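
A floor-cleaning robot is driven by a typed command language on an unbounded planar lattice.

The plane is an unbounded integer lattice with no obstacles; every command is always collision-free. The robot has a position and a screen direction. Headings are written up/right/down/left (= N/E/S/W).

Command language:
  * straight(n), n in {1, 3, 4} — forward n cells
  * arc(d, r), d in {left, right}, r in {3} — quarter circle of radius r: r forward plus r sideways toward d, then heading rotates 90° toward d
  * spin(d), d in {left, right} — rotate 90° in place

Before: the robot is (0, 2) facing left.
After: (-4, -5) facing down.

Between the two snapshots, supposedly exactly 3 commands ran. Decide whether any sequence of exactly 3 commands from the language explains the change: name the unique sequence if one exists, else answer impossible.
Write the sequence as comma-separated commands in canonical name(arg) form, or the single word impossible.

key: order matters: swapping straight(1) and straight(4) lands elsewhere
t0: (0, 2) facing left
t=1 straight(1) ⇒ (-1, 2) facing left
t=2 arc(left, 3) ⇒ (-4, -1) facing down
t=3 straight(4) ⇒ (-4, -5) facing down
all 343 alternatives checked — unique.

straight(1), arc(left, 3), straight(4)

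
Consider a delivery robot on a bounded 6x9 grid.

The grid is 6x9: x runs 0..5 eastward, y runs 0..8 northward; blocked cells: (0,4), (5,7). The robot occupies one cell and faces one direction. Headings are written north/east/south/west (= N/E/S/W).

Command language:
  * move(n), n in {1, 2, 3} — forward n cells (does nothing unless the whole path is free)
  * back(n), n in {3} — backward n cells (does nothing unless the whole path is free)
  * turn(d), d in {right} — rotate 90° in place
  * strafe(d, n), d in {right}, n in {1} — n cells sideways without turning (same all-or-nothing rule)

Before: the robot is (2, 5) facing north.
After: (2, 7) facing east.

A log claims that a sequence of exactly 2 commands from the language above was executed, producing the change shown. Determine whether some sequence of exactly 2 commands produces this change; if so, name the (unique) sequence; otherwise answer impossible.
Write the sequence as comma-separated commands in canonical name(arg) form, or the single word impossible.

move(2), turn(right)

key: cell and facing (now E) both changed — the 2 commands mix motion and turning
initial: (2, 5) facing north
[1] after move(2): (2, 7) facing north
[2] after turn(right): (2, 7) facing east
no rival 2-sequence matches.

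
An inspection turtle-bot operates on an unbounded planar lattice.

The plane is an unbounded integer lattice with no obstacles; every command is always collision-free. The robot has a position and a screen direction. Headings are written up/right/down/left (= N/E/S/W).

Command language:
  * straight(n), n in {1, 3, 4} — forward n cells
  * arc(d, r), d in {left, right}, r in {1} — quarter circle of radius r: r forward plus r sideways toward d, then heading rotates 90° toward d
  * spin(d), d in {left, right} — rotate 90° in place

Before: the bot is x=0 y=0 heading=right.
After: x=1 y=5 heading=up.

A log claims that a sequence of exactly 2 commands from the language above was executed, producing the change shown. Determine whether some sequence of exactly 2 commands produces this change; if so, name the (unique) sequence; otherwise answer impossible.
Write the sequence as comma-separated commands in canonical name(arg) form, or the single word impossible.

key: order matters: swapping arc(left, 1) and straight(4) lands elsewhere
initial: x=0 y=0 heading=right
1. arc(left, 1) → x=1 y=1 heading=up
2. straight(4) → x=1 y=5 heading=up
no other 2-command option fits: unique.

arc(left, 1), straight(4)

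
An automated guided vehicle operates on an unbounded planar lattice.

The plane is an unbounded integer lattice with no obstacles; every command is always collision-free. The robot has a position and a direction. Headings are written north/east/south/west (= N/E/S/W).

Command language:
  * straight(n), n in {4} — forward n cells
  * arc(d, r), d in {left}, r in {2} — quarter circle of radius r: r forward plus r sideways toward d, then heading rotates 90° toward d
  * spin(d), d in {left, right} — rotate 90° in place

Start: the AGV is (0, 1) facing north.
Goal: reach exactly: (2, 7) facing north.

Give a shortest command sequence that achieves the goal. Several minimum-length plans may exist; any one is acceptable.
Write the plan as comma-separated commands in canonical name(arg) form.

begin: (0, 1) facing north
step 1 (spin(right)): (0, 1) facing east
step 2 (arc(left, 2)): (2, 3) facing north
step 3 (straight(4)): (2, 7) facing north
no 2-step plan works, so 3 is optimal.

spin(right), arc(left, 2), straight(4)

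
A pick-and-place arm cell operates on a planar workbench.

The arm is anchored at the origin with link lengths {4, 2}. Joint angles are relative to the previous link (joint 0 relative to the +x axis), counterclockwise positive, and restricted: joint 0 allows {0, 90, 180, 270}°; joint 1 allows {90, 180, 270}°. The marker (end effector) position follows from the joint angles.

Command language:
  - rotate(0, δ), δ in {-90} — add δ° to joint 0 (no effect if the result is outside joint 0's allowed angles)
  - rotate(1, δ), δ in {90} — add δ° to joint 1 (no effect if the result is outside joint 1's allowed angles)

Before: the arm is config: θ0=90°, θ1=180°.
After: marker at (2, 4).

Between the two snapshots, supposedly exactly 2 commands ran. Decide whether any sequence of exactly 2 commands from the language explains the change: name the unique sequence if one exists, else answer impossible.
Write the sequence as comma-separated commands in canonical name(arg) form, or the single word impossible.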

★ ★ ★ ★

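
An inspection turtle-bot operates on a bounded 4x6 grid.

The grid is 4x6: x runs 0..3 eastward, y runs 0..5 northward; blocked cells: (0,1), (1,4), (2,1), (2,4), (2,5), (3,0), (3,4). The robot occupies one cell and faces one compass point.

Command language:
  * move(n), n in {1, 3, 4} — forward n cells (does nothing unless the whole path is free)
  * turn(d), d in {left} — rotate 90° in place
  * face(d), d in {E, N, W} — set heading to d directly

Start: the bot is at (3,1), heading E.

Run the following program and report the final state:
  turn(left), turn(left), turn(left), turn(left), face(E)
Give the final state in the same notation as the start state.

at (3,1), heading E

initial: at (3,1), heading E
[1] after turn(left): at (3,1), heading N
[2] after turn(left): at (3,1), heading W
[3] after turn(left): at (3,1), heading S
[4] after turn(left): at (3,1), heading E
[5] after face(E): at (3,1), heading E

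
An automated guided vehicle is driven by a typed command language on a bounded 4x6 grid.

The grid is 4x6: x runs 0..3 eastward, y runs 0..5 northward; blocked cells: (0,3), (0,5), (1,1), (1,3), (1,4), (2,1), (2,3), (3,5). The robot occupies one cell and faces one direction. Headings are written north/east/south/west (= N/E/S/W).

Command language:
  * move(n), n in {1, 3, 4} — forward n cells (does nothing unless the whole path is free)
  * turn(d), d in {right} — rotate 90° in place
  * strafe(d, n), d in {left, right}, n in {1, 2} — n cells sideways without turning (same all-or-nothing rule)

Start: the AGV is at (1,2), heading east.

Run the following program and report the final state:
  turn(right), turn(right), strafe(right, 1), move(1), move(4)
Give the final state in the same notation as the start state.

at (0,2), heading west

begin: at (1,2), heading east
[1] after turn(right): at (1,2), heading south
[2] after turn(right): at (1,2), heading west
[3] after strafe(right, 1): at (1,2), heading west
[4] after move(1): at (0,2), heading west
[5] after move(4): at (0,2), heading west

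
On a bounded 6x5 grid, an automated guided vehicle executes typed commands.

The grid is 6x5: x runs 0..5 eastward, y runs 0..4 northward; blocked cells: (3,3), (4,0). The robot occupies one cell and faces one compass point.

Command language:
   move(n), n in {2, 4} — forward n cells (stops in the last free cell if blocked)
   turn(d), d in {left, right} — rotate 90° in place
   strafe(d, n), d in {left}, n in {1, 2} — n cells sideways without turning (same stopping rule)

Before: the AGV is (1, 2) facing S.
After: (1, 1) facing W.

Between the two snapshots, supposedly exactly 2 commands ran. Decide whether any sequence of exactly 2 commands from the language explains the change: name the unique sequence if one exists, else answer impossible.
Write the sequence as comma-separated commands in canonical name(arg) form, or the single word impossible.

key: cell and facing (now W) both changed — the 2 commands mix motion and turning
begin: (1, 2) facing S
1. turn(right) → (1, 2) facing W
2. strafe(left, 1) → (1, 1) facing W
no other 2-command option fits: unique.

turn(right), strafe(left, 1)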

★ ★ ★ ★

WORK REQUEST: Scan the listing above, and wherever a line holds the string "typed", copy that line.

WRITTEN SOLUTION:
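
A floor-cleaning robot is driven by a typed command language on an unbounded planar lattice.
An automated guided vehicle is driven by a typed command language on a bounded 4x6 grid.
On a bounded 6x5 grid, an automated guided vehicle executes typed commands.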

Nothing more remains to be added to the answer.